Exercise goal
Look through the entries for the string "contains" and copy every line where it shows up.

Records supplied
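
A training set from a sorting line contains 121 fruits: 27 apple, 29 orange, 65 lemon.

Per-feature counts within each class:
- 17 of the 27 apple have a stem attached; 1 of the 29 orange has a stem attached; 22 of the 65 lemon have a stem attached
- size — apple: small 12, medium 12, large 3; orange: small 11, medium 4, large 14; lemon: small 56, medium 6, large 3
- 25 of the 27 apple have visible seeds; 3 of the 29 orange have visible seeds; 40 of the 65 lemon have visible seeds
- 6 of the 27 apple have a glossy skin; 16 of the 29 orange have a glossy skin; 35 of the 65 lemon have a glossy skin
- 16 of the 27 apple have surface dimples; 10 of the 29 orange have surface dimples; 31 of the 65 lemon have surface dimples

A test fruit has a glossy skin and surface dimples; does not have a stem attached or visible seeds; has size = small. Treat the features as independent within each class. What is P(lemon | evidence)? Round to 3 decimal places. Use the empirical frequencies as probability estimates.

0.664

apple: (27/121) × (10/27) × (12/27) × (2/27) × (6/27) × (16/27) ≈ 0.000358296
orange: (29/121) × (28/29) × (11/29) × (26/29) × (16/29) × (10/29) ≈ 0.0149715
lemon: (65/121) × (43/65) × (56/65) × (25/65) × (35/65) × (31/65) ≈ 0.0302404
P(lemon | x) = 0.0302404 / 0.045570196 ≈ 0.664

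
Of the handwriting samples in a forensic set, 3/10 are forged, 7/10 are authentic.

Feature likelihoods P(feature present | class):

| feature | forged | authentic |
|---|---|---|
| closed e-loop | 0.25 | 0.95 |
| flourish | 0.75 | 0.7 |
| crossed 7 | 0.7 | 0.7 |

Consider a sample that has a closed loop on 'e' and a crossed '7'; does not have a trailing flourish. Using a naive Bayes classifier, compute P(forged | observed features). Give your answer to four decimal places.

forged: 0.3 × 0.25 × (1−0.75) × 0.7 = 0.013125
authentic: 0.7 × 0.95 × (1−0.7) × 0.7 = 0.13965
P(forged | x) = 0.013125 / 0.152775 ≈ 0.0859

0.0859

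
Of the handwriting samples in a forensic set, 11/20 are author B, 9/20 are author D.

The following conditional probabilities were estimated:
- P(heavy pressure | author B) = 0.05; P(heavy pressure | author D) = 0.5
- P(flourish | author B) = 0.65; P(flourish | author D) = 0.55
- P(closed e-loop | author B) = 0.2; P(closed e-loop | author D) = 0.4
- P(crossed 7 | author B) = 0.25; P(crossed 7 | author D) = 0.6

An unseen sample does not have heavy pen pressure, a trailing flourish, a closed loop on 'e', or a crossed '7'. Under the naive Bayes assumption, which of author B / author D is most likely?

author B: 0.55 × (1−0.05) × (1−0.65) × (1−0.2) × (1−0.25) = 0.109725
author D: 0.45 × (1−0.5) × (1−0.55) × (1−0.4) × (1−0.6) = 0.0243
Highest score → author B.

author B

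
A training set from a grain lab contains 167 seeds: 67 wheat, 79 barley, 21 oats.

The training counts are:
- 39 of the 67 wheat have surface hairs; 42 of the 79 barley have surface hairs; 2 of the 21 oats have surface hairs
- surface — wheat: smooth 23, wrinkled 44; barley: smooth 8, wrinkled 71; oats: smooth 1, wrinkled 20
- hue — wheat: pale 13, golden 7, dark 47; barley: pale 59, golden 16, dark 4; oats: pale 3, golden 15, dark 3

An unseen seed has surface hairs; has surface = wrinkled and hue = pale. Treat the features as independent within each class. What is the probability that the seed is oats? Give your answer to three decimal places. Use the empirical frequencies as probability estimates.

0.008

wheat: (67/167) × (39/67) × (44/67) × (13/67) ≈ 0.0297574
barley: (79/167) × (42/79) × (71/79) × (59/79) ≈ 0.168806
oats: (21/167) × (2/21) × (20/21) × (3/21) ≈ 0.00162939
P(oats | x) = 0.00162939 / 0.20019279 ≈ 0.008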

==

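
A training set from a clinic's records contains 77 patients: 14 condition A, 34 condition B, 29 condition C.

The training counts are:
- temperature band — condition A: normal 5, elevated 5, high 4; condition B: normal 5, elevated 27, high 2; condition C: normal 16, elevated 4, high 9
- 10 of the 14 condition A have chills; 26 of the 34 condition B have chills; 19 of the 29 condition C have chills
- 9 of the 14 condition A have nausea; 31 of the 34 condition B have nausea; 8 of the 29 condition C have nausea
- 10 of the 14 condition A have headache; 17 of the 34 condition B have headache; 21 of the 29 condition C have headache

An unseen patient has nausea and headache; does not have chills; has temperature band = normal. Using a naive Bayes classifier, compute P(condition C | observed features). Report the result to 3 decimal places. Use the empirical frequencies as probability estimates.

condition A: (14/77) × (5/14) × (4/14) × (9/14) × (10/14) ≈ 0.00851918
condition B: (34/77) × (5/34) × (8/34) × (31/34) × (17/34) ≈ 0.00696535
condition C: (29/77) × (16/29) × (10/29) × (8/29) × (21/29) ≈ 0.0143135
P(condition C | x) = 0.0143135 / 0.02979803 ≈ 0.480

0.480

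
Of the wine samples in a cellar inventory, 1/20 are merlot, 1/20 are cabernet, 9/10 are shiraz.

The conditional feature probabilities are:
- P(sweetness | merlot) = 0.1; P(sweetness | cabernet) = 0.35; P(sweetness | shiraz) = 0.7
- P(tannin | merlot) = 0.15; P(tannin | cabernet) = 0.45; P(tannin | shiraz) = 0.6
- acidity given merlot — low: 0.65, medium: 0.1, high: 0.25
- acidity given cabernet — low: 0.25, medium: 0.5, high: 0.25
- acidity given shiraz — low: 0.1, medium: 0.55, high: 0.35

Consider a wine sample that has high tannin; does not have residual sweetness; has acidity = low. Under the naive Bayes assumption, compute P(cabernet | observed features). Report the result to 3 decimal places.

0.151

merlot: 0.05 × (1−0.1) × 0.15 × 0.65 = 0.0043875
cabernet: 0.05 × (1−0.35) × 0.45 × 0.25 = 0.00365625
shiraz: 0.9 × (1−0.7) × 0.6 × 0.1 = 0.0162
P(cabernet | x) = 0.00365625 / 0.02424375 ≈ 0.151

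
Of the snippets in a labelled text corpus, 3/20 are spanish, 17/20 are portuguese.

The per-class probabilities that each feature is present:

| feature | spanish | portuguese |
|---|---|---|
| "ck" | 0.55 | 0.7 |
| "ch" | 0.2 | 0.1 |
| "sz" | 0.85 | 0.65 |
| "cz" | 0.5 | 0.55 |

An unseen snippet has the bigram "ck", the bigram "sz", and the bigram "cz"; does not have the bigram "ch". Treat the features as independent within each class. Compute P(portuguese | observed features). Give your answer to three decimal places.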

==

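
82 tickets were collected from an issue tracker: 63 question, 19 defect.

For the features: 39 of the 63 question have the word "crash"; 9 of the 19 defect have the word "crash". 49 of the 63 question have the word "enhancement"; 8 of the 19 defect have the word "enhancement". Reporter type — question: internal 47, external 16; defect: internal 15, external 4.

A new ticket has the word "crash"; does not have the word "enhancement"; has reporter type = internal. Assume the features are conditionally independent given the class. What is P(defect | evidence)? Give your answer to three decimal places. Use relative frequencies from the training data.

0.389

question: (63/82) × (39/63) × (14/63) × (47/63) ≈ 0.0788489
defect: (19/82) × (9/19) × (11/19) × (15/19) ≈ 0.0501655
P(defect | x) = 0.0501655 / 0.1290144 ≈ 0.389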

Answer box
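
A training set from a sorting line contains 121 fruits: 27 apple, 29 orange, 65 lemon.
A training set from a grain lab contains 167 seeds: 67 wheat, 79 barley, 21 oats.
A training set from a clinic's records contains 77 patients: 14 condition A, 34 condition B, 29 condition C.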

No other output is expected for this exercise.